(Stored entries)
━━━━━━━━━━

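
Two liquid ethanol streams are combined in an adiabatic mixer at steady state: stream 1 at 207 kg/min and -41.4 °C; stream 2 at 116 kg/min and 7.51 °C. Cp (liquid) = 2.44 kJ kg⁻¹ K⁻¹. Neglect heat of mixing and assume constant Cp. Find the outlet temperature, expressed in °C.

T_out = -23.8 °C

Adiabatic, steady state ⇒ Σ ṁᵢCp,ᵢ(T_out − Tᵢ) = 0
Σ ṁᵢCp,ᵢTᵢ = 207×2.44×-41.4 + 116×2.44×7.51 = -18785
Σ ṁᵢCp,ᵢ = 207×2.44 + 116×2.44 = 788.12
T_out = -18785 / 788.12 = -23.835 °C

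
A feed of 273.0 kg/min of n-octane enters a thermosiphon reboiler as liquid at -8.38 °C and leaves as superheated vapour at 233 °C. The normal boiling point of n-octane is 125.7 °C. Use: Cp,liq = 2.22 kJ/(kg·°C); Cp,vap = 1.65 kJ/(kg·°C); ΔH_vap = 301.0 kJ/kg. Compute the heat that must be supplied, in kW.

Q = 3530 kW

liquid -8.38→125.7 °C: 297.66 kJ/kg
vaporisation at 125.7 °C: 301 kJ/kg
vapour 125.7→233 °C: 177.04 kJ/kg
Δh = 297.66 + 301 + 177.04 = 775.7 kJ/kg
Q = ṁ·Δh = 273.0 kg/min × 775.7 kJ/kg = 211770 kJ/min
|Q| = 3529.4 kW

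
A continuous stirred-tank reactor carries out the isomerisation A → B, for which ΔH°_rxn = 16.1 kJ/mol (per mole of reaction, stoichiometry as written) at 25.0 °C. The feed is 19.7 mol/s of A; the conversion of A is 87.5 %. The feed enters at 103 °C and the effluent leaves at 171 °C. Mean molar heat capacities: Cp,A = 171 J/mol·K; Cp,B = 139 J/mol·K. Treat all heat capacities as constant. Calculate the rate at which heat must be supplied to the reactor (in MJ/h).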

━━━━━━━━━━

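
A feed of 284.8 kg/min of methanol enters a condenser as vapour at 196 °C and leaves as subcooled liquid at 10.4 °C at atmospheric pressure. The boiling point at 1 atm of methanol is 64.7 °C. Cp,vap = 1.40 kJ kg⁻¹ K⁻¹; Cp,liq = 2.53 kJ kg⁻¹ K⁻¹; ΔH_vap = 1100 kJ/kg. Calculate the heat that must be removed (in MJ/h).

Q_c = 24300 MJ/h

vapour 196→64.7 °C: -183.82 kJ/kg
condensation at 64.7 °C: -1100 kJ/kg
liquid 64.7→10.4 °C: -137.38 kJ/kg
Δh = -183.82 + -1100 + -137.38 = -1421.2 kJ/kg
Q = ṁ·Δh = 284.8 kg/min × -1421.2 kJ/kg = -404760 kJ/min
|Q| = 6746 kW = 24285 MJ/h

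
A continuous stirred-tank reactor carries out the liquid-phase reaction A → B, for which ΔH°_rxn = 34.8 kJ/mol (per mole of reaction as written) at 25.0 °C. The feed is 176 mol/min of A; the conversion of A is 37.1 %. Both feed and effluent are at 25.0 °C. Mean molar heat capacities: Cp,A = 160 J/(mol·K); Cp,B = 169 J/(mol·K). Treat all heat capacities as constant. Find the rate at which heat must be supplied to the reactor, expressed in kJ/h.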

━━━━━━━━━━

• [Problem requirements] For the lines above, output exactly those from the line containing "Two liquid ethanol" through the line containing "A continuous stirred-tank reactor carries out the isomerisation", and skip the others.

• [Answer section]
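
Two liquid ethanol streams are combined in an adiabatic mixer at steady state: stream 1 at 207 kg/min and -41.4 °C; stream 2 at 116 kg/min and 7.51 °C. Cp (liquid) = 2.44 kJ kg⁻¹ K⁻¹. Neglect heat of mixing and assume constant Cp. Find the outlet temperature, expressed in °C.

T_out = -23.8 °C

Adiabatic, steady state ⇒ Σ ṁᵢCp,ᵢ(T_out − Tᵢ) = 0
Σ ṁᵢCp,ᵢTᵢ = 207×2.44×-41.4 + 116×2.44×7.51 = -18785
Σ ṁᵢCp,ᵢ = 207×2.44 + 116×2.44 = 788.12
T_out = -18785 / 788.12 = -23.835 °C

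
A feed of 273.0 kg/min of n-octane enters a thermosiphon reboiler as liquid at -8.38 °C and leaves as superheated vapour at 233 °C. The normal boiling point of n-octane is 125.7 °C. Use: Cp,liq = 2.22 kJ/(kg·°C); Cp,vap = 1.65 kJ/(kg·°C); ΔH_vap = 301.0 kJ/kg. Compute the heat that must be supplied, in kW.

Q = 3530 kW

liquid -8.38→125.7 °C: 297.66 kJ/kg
vaporisation at 125.7 °C: 301 kJ/kg
vapour 125.7→233 °C: 177.04 kJ/kg
Δh = 297.66 + 301 + 177.04 = 775.7 kJ/kg
Q = ṁ·Δh = 273.0 kg/min × 775.7 kJ/kg = 211770 kJ/min
|Q| = 3529.4 kW

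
A continuous stirred-tank reactor carries out the isomerisation A → B, for which ΔH°_rxn = 16.1 kJ/mol (per mole of reaction, stoichiometry as written) at 25.0 °C. The feed is 19.7 mol/s of A; the conversion of A is 87.5 %. The feed enters at 103 °C and the effluent leaves at 171 °C. Mean molar heat capacities: Cp,A = 171 J/mol·K; Cp,B = 139 J/mol·K. Treat all heat capacities as constant. Calculate the rate at which heat must be supplied to the reactor (in MJ/h).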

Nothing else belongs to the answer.